In the records below, find the line containing "Using Pascal's identity, compute" and retype it and every line after it exactly, adding nothing.

Content starts

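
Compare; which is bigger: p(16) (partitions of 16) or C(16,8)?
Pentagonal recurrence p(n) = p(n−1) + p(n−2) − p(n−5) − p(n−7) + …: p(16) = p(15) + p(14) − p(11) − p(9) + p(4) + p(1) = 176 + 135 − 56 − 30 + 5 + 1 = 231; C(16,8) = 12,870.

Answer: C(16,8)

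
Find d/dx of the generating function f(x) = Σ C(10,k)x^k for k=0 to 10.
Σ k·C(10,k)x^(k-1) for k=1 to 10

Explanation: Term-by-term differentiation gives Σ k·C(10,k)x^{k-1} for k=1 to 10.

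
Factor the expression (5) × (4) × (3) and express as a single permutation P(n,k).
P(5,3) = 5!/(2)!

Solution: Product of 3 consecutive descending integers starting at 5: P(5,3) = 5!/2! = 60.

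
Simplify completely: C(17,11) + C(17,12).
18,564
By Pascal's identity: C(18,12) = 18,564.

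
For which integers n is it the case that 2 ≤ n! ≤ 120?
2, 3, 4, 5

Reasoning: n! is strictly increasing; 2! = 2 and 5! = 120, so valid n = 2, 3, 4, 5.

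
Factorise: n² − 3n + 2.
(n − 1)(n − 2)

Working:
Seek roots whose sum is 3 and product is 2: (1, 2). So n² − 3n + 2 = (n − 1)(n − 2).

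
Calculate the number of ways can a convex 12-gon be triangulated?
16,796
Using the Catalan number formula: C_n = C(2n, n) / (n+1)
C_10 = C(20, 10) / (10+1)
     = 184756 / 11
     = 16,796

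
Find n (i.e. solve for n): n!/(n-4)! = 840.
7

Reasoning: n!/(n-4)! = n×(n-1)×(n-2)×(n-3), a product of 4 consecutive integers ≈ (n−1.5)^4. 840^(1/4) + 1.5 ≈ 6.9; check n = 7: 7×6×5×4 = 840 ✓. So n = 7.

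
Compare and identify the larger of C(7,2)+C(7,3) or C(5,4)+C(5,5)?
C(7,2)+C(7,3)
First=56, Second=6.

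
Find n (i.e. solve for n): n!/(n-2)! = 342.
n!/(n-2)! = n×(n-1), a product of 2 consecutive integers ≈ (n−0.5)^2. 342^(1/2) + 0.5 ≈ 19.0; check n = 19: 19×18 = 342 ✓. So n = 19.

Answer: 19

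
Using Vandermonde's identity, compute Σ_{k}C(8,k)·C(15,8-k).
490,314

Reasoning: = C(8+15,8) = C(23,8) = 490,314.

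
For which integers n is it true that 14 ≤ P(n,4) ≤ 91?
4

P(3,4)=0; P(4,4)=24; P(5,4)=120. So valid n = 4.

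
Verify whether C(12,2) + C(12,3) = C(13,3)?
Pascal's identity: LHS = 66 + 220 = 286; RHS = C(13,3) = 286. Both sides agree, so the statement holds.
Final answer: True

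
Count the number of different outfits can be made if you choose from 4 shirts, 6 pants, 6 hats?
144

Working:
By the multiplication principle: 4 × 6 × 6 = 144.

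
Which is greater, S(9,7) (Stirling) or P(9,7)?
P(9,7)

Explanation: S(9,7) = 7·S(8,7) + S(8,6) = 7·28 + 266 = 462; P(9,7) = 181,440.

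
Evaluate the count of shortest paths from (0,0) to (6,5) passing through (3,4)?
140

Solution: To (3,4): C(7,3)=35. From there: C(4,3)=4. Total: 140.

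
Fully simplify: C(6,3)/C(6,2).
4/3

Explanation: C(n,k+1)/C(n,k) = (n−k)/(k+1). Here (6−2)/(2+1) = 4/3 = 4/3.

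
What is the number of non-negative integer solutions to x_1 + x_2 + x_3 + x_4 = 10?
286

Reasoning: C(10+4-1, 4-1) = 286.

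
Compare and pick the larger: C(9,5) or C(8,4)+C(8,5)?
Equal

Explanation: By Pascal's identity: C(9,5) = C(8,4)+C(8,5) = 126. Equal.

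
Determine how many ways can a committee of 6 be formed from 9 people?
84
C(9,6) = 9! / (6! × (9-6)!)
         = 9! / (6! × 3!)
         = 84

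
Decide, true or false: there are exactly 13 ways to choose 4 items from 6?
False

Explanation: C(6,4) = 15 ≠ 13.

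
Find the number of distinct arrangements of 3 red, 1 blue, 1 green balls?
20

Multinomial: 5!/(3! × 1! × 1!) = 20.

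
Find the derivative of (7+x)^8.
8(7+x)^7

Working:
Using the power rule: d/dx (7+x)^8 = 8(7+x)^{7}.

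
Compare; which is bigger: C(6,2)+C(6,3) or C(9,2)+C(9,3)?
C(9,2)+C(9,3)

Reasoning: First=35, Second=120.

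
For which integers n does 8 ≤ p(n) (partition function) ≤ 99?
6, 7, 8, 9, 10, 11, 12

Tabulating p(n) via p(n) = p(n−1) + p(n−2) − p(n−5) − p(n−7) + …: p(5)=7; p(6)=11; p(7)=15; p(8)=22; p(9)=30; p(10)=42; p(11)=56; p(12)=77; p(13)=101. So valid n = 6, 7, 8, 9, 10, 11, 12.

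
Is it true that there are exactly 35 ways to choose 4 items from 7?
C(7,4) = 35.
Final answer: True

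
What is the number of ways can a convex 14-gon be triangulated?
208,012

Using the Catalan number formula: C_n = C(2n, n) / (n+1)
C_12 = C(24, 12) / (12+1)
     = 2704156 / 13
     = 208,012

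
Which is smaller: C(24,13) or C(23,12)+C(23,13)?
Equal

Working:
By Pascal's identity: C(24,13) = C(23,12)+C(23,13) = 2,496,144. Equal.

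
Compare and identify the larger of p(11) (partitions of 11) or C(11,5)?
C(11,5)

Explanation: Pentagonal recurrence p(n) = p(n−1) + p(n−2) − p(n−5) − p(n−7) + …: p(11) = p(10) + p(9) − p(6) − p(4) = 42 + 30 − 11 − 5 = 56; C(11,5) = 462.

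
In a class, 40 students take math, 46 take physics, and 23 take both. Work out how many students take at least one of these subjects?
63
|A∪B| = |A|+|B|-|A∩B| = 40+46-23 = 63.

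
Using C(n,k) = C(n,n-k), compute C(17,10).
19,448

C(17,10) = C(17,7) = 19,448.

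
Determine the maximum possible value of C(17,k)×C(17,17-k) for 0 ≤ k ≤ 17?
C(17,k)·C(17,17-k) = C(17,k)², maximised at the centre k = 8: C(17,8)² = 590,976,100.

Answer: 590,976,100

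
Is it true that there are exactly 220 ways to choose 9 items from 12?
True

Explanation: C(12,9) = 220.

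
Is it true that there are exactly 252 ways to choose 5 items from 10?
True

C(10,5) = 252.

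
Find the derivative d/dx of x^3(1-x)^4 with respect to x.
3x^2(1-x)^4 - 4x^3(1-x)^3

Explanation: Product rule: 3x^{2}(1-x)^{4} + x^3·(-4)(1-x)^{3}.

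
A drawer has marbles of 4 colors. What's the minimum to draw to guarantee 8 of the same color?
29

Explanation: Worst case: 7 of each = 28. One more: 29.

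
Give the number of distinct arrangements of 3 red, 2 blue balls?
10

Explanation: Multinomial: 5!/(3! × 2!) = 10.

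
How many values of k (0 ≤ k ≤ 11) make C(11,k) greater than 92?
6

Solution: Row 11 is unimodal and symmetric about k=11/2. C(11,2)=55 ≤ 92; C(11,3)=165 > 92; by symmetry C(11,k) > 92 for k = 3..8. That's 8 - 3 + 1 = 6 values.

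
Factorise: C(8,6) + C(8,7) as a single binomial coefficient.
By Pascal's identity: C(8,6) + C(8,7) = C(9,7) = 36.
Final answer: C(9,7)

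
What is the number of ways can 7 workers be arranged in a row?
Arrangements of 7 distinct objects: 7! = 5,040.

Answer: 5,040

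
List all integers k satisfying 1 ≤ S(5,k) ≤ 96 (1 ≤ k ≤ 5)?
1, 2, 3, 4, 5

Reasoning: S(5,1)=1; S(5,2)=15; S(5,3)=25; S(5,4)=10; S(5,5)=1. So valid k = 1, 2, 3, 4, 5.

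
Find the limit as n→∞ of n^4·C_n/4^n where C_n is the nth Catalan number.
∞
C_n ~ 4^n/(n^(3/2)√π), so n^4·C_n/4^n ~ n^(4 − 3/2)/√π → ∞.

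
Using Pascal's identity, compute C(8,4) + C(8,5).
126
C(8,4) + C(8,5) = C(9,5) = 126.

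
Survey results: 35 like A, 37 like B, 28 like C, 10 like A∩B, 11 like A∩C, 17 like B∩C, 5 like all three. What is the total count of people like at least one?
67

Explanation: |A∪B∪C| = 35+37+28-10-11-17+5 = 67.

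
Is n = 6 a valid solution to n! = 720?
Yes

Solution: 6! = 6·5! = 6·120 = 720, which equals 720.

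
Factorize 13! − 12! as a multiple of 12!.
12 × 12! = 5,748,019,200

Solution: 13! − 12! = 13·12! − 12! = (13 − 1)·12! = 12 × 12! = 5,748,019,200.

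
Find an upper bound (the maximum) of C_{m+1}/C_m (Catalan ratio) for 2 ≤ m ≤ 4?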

Content ends

== SOLUTION FOR THIS PROBLEM ==
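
Using Pascal's identity, compute C(8,4) + C(8,5).
126
C(8,4) + C(8,5) = C(9,5) = 126.

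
Survey results: 35 like A, 37 like B, 28 like C, 10 like A∩B, 11 like A∩C, 17 like B∩C, 5 like all three. What is the total count of people like at least one?
67

Explanation: |A∪B∪C| = 35+37+28-10-11-17+5 = 67.

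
Is n = 6 a valid solution to n! = 720?
Yes

Solution: 6! = 6·5! = 6·120 = 720, which equals 720.

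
Factorize 13! − 12! as a multiple of 12!.
12 × 12! = 5,748,019,200

Solution: 13! − 12! = 13·12! − 12! = (13 − 1)·12! = 12 × 12! = 5,748,019,200.

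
Find an upper bound (the maximum) of C_{m+1}/C_m (Catalan ratio) for 2 ≤ m ≤ 4?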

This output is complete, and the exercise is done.